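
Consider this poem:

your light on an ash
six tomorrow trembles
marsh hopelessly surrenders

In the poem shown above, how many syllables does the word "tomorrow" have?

3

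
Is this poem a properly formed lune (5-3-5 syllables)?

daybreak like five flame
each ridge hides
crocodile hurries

Yes

Line 1: daybreak(2) + like(1) + five(1) + flame(1) = 5 ✓
Line 2: each(1) + ridge(1) + hides(1) = 3 ✓
Line 3: crocodile(3) + hurries(2) = 5 ✓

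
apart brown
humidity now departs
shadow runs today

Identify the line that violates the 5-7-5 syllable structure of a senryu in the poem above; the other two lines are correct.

Line 1: "apart brown": 2+1 = 3 (expected 5)
Line 2: "humidity now departs": 4+1+2 = 7 ✓
Line 3: "shadow runs today": 2+1+2 = 5 ✓

Line 1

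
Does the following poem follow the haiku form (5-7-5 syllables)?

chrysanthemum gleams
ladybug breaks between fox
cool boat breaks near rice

Line 1: "chrysanthemum gleams": 4+1 = 5 ✓
Line 2: "ladybug breaks between fox": 3+1+2+1 = 7 ✓
Line 3: "cool boat breaks near rice": 1+1+1+1+1 = 5 ✓

Yes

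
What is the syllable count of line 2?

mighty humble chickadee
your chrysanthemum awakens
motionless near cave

8

Line 2: your(1) + chrysanthemum(4) + awakens(3) = 8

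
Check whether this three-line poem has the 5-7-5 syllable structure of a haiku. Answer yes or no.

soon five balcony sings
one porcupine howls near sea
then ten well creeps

Line 1: soon (1), five (1), balcony (3), sings (1) → 6 (expected 5)
Line 2: one (1), porcupine (3), howls (1), near (1), sea (1) → 7 ✓
Line 3: then (1), ten (1), well (1), creeps (1) → 4 (expected 5)

No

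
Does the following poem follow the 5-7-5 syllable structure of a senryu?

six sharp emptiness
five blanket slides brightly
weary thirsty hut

Line 1: six (1), sharp (1), emptiness (3) → 5 ✓
Line 2: five (1), blanket (2), slides (1), brightly (2) → 6 (expected 7)
Line 3: weary (2), thirsty (2), hut (1) → 5 ✓

No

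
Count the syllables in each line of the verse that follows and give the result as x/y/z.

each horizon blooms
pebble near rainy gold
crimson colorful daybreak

5/6/7

Line 1: each (1), horizon (3), blooms (1) → 5
Line 2: pebble (2), near (1), rainy (2), gold (1) → 6
Line 3: crimson (2), colorful (3), daybreak (2) → 7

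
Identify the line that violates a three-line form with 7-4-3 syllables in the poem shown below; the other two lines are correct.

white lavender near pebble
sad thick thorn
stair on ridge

The second line

Line 1: white(1) + lavender(3) + near(1) + pebble(2) = 7 ✓
Line 2: sad(1) + thick(1) + thorn(1) = 3 (expected 4)
Line 3: stair(1) + on(1) + ridge(1) = 3 ✓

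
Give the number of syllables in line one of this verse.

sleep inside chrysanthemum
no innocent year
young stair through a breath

7

Line one: sleep(1) + inside(2) + chrysanthemum(4) = 7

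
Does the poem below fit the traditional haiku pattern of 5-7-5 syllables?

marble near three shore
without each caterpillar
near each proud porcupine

No

Line 1: "marble near three shore": 2+1+1+1 = 5 ✓
Line 2: "without each caterpillar": 2+1+4 = 7 ✓
Line 3: "near each proud porcupine": 1+1+1+3 = 6 (expected 5)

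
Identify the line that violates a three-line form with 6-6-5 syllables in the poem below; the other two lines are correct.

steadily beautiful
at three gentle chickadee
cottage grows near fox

The second line

Line 1: steadily (3), beautiful (3) → 6 ✓
Line 2: at (1), three (1), gentle (2), chickadee (3) → 7 (expected 6)
Line 3: cottage (2), grows (1), near (1), fox (1) → 5 ✓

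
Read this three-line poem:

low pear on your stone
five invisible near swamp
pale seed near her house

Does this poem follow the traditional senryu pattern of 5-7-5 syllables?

Yes

Line 1: low(1) + pear(1) + on(1) + your(1) + stone(1) = 5 ✓
Line 2: five(1) + invisible(4) + near(1) + swamp(1) = 7 ✓
Line 3: pale(1) + seed(1) + near(1) + her(1) + house(1) = 5 ✓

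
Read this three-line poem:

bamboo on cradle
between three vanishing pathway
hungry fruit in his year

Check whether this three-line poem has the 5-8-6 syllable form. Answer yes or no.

Line 1: bamboo (2), on (1), cradle (2) → 5 ✓
Line 2: between (2), three (1), vanishing (3), pathway (2) → 8 ✓
Line 3: hungry (2), fruit (1), in (1), his (1), year (1) → 6 ✓

Yes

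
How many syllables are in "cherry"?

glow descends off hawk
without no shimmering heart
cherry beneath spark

"cherry" has 2 syllables.

2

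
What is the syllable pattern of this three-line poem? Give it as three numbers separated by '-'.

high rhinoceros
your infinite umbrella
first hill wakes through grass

Line 1: high(1) + rhinoceros(4) = 5
Line 2: your(1) + infinite(3) + umbrella(3) = 7
Line 3: first(1) + hill(1) + wakes(1) + through(1) + grass(1) = 5

5-7-5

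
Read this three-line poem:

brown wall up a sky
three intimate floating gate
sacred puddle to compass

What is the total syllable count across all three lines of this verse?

19

Line 1: brown (1), wall (1), up (1), a (1), sky (1) → 5
Line 2: three (1), intimate (3), floating (2), gate (1) → 7
Line 3: sacred (2), puddle (2), to (1), compass (2) → 7
Total: 5 + 7 + 7 = 19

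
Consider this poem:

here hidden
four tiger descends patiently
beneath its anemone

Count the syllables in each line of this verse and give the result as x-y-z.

Line 1: here(1) + hidden(2) = 3
Line 2: four(1) + tiger(2) + descends(2) + patiently(3) = 8
Line 3: beneath(2) + its(1) + anemone(4) = 7

3-8-7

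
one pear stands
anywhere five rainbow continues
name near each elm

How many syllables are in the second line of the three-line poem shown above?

9

The second line: "anywhere five rainbow continues": 3+1+2+3 = 9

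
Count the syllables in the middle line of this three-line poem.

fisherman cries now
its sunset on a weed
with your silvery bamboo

6

The middle line: its (1), sunset (2), on (1), a (1), weed (1) → 6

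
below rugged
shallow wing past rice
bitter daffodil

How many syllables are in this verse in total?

14

Line 1: below (2), rugged (2) → 4
Line 2: shallow (2), wing (1), past (1), rice (1) → 5
Line 3: bitter (2), daffodil (3) → 5
Total: 4 + 5 + 5 = 14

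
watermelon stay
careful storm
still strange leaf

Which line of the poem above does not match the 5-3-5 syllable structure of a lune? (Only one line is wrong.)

The third line

Line 1: watermelon(4) + stay(1) = 5 ✓
Line 2: careful(2) + storm(1) = 3 ✓
Line 3: still(1) + strange(1) + leaf(1) = 3 (expected 5)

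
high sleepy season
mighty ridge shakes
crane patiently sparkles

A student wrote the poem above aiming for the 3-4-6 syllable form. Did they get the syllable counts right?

No

Line 1: high (1), sleepy (2), season (2) → 5 (expected 3)
Line 2: mighty (2), ridge (1), shakes (1) → 4 ✓
Line 3: crane (1), patiently (3), sparkles (2) → 6 ✓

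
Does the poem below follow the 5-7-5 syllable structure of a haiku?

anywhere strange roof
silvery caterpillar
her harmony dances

No

Line 1: "anywhere strange roof": 3+1+1 = 5 ✓
Line 2: "silvery caterpillar": 3+4 = 7 ✓
Line 3: "her harmony dances": 1+3+2 = 6 (expected 5)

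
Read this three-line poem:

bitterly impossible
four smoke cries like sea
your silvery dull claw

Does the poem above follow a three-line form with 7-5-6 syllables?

Line 1: bitterly(3) + impossible(4) = 7 ✓
Line 2: four(1) + smoke(1) + cries(1) + like(1) + sea(1) = 5 ✓
Line 3: your(1) + silvery(3) + dull(1) + claw(1) = 6 ✓

Yes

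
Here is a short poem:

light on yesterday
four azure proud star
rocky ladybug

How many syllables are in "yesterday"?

"yesterday" has 3 syllables.

3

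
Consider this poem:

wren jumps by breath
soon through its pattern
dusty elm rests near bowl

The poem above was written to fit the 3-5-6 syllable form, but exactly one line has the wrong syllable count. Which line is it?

Line 1: "wren jumps by breath": 1+1+1+1 = 4 (expected 3)
Line 2: "soon through its pattern": 1+1+1+2 = 5 ✓
Line 3: "dusty elm rests near bowl": 2+1+1+1+1 = 6 ✓

The first line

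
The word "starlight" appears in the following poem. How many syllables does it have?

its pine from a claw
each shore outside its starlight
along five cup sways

"starlight" has 2 syllables.

2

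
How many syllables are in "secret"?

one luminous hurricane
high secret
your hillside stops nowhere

2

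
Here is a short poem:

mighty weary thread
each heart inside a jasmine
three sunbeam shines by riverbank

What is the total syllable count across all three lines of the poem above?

20

Line 1: mighty(2) + weary(2) + thread(1) = 5
Line 2: each(1) + heart(1) + inside(2) + a(1) + jasmine(2) = 7
Line 3: three(1) + sunbeam(2) + shines(1) + by(1) + riverbank(3) = 8
Total: 5 + 7 + 8 = 20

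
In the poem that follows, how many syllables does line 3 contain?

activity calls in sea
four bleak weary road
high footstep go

Line 3: high (1), footstep (2), go (1) → 4

4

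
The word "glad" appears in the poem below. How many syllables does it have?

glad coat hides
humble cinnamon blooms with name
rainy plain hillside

1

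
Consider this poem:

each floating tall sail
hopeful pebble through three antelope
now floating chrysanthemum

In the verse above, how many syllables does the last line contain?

The last line: "now floating chrysanthemum": 1+2+4 = 7

7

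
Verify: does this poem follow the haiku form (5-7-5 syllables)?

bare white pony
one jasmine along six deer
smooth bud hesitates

Line 1: bare(1) + white(1) + pony(2) = 4 (expected 5)
Line 2: one(1) + jasmine(2) + along(2) + six(1) + deer(1) = 7 ✓
Line 3: smooth(1) + bud(1) + hesitates(3) = 5 ✓

No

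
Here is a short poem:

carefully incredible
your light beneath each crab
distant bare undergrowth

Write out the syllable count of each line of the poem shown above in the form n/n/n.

7/6/6

Line 1: "carefully incredible": 3+4 = 7
Line 2: "your light beneath each crab": 1+1+2+1+1 = 6
Line 3: "distant bare undergrowth": 2+1+3 = 6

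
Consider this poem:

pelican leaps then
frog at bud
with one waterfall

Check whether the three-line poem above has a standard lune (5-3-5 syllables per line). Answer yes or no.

Yes

Line 1: pelican (3), leaps (1), then (1) → 5 ✓
Line 2: frog (1), at (1), bud (1) → 3 ✓
Line 3: with (1), one (1), waterfall (3) → 5 ✓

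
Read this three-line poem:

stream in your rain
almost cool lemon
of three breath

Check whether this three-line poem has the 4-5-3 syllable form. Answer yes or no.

Yes

Line 1: stream (1), in (1), your (1), rain (1) → 4 ✓
Line 2: almost (2), cool (1), lemon (2) → 5 ✓
Line 3: of (1), three (1), breath (1) → 3 ✓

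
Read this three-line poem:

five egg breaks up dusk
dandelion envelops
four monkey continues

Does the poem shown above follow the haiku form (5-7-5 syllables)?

No

Line 1: "five egg breaks up dusk": 1+1+1+1+1 = 5 ✓
Line 2: "dandelion envelops": 4+3 = 7 ✓
Line 3: "four monkey continues": 1+2+3 = 6 (expected 5)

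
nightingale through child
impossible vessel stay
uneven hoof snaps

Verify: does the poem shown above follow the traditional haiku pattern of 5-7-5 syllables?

Yes

Line 1: "nightingale through child": 3+1+1 = 5 ✓
Line 2: "impossible vessel stay": 4+2+1 = 7 ✓
Line 3: "uneven hoof snaps": 3+1+1 = 5 ✓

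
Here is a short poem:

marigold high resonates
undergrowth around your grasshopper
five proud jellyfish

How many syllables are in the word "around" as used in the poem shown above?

2

"around" has 2 syllables.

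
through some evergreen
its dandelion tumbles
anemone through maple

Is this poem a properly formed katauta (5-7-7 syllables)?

Line 1: "through some evergreen": 1+1+3 = 5 ✓
Line 2: "its dandelion tumbles": 1+4+2 = 7 ✓
Line 3: "anemone through maple": 4+1+2 = 7 ✓

Yes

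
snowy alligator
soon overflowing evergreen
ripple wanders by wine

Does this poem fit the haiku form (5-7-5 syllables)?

Line 1: "snowy alligator": 2+4 = 6 (expected 5)
Line 2: "soon overflowing evergreen": 1+4+3 = 8 (expected 7)
Line 3: "ripple wanders by wine": 2+2+1+1 = 6 (expected 5)

No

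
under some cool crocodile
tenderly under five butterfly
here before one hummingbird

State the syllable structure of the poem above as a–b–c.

Line 1: under (2), some (1), cool (1), crocodile (3) → 7
Line 2: tenderly (3), under (2), five (1), butterfly (3) → 9
Line 3: here (1), before (2), one (1), hummingbird (3) → 7

7–9–7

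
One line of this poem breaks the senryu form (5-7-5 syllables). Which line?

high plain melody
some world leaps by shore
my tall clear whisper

Line 2

Line 1: high(1) + plain(1) + melody(3) = 5 ✓
Line 2: some(1) + world(1) + leaps(1) + by(1) + shore(1) = 5 (expected 7)
Line 3: my(1) + tall(1) + clear(1) + whisper(2) = 5 ✓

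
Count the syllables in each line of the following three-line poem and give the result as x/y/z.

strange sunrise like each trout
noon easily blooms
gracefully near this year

Line 1: strange (1), sunrise (2), like (1), each (1), trout (1) → 6
Line 2: noon (1), easily (3), blooms (1) → 5
Line 3: gracefully (3), near (1), this (1), year (1) → 6

6/5/6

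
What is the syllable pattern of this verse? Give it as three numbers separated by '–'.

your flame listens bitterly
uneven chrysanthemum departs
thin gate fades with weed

Line 1: your (1), flame (1), listens (2), bitterly (3) → 7
Line 2: uneven (3), chrysanthemum (4), departs (2) → 9
Line 3: thin (1), gate (1), fades (1), with (1), weed (1) → 5

7–9–5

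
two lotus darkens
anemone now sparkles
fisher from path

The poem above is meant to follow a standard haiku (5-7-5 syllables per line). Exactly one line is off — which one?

Line 3

Line 1: two(1) + lotus(2) + darkens(2) = 5 ✓
Line 2: anemone(4) + now(1) + sparkles(2) = 7 ✓
Line 3: fisher(2) + from(1) + path(1) = 4 (expected 5)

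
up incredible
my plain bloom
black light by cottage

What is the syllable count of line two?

Line two: my(1) + plain(1) + bloom(1) = 3

3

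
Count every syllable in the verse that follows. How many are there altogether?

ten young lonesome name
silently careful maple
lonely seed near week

17

Line 1: ten(1) + young(1) + lonesome(2) + name(1) = 5
Line 2: silently(3) + careful(2) + maple(2) = 7
Line 3: lonely(2) + seed(1) + near(1) + week(1) = 5
Total: 5 + 7 + 5 = 17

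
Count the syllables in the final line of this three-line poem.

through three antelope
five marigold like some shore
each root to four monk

5

The final line: "each root to four monk": 1+1+1+1+1 = 5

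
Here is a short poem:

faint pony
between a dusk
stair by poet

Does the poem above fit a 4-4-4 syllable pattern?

No

Line 1: faint (1), pony (2) → 3 (expected 4)
Line 2: between (2), a (1), dusk (1) → 4 ✓
Line 3: stair (1), by (1), poet (2) → 4 ✓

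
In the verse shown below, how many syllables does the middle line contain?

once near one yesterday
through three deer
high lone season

The middle line: through(1) + three(1) + deer(1) = 3

3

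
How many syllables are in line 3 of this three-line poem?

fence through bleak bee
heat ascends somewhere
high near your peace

Line 3: high(1) + near(1) + your(1) + peace(1) = 4

4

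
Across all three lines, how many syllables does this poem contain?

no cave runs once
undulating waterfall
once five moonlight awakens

Line 1: "no cave runs once": 1+1+1+1 = 4
Line 2: "undulating waterfall": 4+3 = 7
Line 3: "once five moonlight awakens": 1+1+2+3 = 7
Total: 4 + 7 + 7 = 18

18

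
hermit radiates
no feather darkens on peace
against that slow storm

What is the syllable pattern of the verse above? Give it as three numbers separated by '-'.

Line 1: "hermit radiates": 2+3 = 5
Line 2: "no feather darkens on peace": 1+2+2+1+1 = 7
Line 3: "against that slow storm": 2+1+1+1 = 5

5-7-5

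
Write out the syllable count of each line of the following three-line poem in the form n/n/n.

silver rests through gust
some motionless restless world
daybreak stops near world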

**Work instruction**
Reproduce, exactly as they stand in the data above, the lines from the one that holds "anemone now sparkles" to the one that holds "silently careful maple", inclusive.

**Your response**
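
anemone now sparkles
fisher from path

The poem above is meant to follow a standard haiku (5-7-5 syllables per line). Exactly one line is off — which one?

Line 3

Line 1: two(1) + lotus(2) + darkens(2) = 5 ✓
Line 2: anemone(4) + now(1) + sparkles(2) = 7 ✓
Line 3: fisher(2) + from(1) + path(1) = 4 (expected 5)

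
up incredible
my plain bloom
black light by cottage

What is the syllable count of line two?

Line two: my(1) + plain(1) + bloom(1) = 3

3

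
Count every syllable in the verse that follows. How many are there altogether?

ten young lonesome name
silently careful maple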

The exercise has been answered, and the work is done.